- WHAT THIS TASK INVOLVES -
Could you repeat, word for word, only the lines from the one containing "Answer: 26592" through the final line of the records below?

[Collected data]
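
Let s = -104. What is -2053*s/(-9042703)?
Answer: -213512/9042703 ≈ -0.023612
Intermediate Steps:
-2053*s/(-9042703) = -2053*(-104)/(-9042703) = 213512*(-1/9042703) = -213512/9042703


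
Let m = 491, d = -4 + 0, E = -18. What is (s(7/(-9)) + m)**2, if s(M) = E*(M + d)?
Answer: 332929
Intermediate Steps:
d = -4
s(M) = 72 - 18*M (s(M) = -18*(M - 4) = -18*(-4 + M) = 72 - 18*M)
(s(7/(-9)) + m)**2 = ((72 - 126/(-9)) + 491)**2 = ((72 - 126*(-1)/9) + 491)**2 = ((72 - 18*(-7/9)) + 491)**2 = ((72 + 14) + 491)**2 = (86 + 491)**2 = 577**2 = 332929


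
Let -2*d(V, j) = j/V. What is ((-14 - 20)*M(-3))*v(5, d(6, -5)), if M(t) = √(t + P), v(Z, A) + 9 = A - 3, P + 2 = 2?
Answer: 2363*I*√3/6 ≈ 682.14*I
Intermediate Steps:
d(V, j) = -j/(2*V)
P = 0 (P = -2 + 2 = 0)
v(Z, A) = -12 + A (v(Z, A) = -9 + (A - 3) = -9 + (-3 + A) = -12 + A)
M(t) = √t (M(t) = √(t + 0) = √t)
((-14 - 20)*M(-3))*v(5, d(6, -5)) = ((-14 - 20)*√(-3))*(-12 - ½*(-5)/6) = (-34*I*√3)*(-12 - ½*(-5)*⅙) = (-34*I*√3)*(-12 + 5/12) = -34*I*√3*(-139/12) = 2363*I*√3/6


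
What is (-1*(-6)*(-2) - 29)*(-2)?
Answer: 82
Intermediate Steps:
(-1*(-6)*(-2) - 29)*(-2) = (6*(-2) - 29)*(-2) = (-12 - 29)*(-2) = -41*(-2) = 82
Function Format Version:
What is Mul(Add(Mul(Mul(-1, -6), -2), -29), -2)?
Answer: 82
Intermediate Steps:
Mul(Add(Mul(Mul(-1, -6), -2), -29), -2) = Mul(Add(Mul(6, -2), -29), -2) = Mul(Add(-12, -29), -2) = Mul(-41, -2) = 82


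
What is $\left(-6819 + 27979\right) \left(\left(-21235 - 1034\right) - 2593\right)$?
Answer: $-526079920$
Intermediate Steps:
$\left(-6819 + 27979\right) \left(\left(-21235 - 1034\right) - 2593\right) = 21160 \left(-22269 - 2593\right) = 21160 \left(-24862\right) = -526079920$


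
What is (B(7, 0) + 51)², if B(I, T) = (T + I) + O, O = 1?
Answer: 3481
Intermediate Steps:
B(I, T) = 1 + I + T (B(I, T) = (T + I) + 1 = (I + T) + 1 = 1 + I + T)
(B(7, 0) + 51)² = ((1 + 7 + 0) + 51)² = (8 + 51)² = 59² = 3481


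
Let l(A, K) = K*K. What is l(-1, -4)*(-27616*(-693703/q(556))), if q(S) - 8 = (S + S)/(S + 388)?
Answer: 36168986266624/1083 ≈ 3.3397e+10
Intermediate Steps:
q(S) = 8 + 2*S/(388 + S) (q(S) = 8 + (S + S)/(S + 388) = 8 + (2*S)/(388 + S) = 8 + 2*S/(388 + S))
l(A, K) = K²
l(-1, -4)*(-27616*(-693703/q(556))) = (-4)²*(-27616*(-693703*(388 + 556)/(2*(1552 + 5*556)))) = 16*(-27616*(-327427816/(1552 + 2780))) = 16*(-27616/((2*(1/944)*4332)*(-1/693703))) = 16*(-27616/((1083/118)*(-1/693703))) = 16*(-27616/(-1083/81856954)) = 16*(-27616*(-81856954/1083)) = 16*(2260561641664/1083) = 36168986266624/1083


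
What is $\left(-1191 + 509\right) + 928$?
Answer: $246$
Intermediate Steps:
$\left(-1191 + 509\right) + 928 = -682 + 928 = 246$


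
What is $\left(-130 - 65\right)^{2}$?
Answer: $38025$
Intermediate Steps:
$\left(-130 - 65\right)^{2} = \left(-195\right)^{2} = 38025$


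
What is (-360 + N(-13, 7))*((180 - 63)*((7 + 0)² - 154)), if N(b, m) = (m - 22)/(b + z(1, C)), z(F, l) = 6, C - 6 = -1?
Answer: 4396275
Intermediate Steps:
C = 5 (C = 6 - 1 = 5)
N(b, m) = (-22 + m)/(6 + b) (N(b, m) = (m - 22)/(b + 6) = (-22 + m)/(6 + b))
(-360 + N(-13, 7))*((180 - 63)*((7 + 0)² - 154)) = (-360 + (-22 + 7)/(6 - 13))*((180 - 63)*((7 + 0)² - 154)) = (-360 - 15/(-7))*(117*(7² - 154)) = (-360 - ⅐*(-15))*(117*(49 - 154)) = (-360 + 15/7)*(117*(-105)) = -2505/7*(-12285) = 4396275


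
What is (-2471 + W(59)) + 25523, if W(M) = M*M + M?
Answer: 26592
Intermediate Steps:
W(M) = M + M² (W(M) = M² + M = M + M²)
(-2471 + W(59)) + 25523 = (-2471 + 59*(1 + 59)) + 25523 = (-2471 + 59*60) + 25523 = (-2471 + 3540) + 25523 = 1069 + 25523 = 26592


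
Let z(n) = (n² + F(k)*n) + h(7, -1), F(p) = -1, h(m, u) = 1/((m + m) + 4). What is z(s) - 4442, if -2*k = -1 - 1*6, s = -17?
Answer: -74447/18 ≈ -4135.9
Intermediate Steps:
k = 7/2 (k = -(-1 - 1*6)/2 = -(-1 - 6)/2 = -½*(-7) = 7/2 ≈ 3.5000)
h(m, u) = 1/(4 + 2*m) (h(m, u) = 1/(2*m + 4) = 1/(4 + 2*m))
z(n) = 1/18 + n² - n (z(n) = (n² - n) + 1/(2*(2 + 7)) = (n² - n) + (½)/9 = (n² - n) + (½)*(⅑) = (n² - n) + 1/18 = 1/18 + n² - n)
z(s) - 4442 = (1/18 + (-17)² - 1*(-17)) - 4442 = (1/18 + 289 + 17) - 4442 = 5509/18 - 4442 = -74447/18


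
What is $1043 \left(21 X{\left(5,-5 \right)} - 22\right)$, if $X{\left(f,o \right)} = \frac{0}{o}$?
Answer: $-22946$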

- ANSWER TO THE PROBLEM -
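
Answer: 26592
Intermediate Steps:
W(M) = M + M² (W(M) = M² + M = M + M²)
(-2471 + W(59)) + 25523 = (-2471 + 59*(1 + 59)) + 25523 = (-2471 + 59*60) + 25523 = (-2471 + 3540) + 25523 = 1069 + 25523 = 26592


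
Let z(n) = (n² + F(k)*n) + h(7, -1), F(p) = -1, h(m, u) = 1/((m + m) + 4). What is z(s) - 4442, if -2*k = -1 - 1*6, s = -17?
Answer: -74447/18 ≈ -4135.9
Intermediate Steps:
k = 7/2 (k = -(-1 - 1*6)/2 = -(-1 - 6)/2 = -½*(-7) = 7/2 ≈ 3.5000)
h(m, u) = 1/(4 + 2*m) (h(m, u) = 1/(2*m + 4) = 1/(4 + 2*m))
z(n) = 1/18 + n² - n (z(n) = (n² - n) + 1/(2*(2 + 7)) = (n² - n) + (½)/9 = (n² - n) + (½)*(⅑) = (n² - n) + 1/18 = 1/18 + n² - n)
z(s) - 4442 = (1/18 + (-17)² - 1*(-17)) - 4442 = (1/18 + 289 + 17) - 4442 = 5509/18 - 4442 = -74447/18


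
What is $1043 \left(21 X{\left(5,-5 \right)} - 22\right)$, if $X{\left(f,o \right)} = \frac{0}{o}$?
Answer: $-22946$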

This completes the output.